# Input material

▽

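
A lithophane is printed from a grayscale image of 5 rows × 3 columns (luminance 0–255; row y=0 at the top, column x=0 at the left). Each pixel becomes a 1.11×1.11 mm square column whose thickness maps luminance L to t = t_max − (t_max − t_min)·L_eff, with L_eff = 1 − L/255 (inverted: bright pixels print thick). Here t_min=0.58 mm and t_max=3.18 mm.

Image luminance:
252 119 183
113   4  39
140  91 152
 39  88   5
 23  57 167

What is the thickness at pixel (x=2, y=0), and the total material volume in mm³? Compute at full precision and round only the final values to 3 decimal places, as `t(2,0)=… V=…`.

t(2,0)=2.446 V=29.211

span = t_max - t_min = 3.18 - 0.58 = 2.600
L(2,0) = 183, L_eff = 1 - 183/255 = 0.282353 (inverted)
t(2,0) = 3.18 - 2.600·0.282353 = 2.446
Σt over all 5·3 pixels = 60457/2550 ≈ 23.7086275
V = pitch²·Σt = 1.11²·60457/2550 = 29.211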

△

# Prompt
Reproduce all the records precisely.

# Output of the exercise
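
A lithophane is printed from a grayscale image of 5 rows × 3 columns (luminance 0–255; row y=0 at the top, column x=0 at the left). Each pixel becomes a 1.11×1.11 mm square column whose thickness maps luminance L to t = t_max − (t_max − t_min)·L_eff, with L_eff = 1 − L/255 (inverted: bright pixels print thick). Here t_min=0.58 mm and t_max=3.18 mm.

Image luminance:
252 119 183
113   4  39
140  91 152
 39  88   5
 23  57 167

What is the thickness at pixel (x=2, y=0), and the total material volume in mm³? Compute at full precision and round only the final values to 3 decimal places, as `t(2,0)=… V=…`.

t(2,0)=2.446 V=29.211

span = t_max - t_min = 3.18 - 0.58 = 2.600
L(2,0) = 183, L_eff = 1 - 183/255 = 0.282353 (inverted)
t(2,0) = 3.18 - 2.600·0.282353 = 2.446
Σt over all 5·3 pixels = 60457/2550 ≈ 23.7086275
V = pitch²·Σt = 1.11²·60457/2550 = 29.211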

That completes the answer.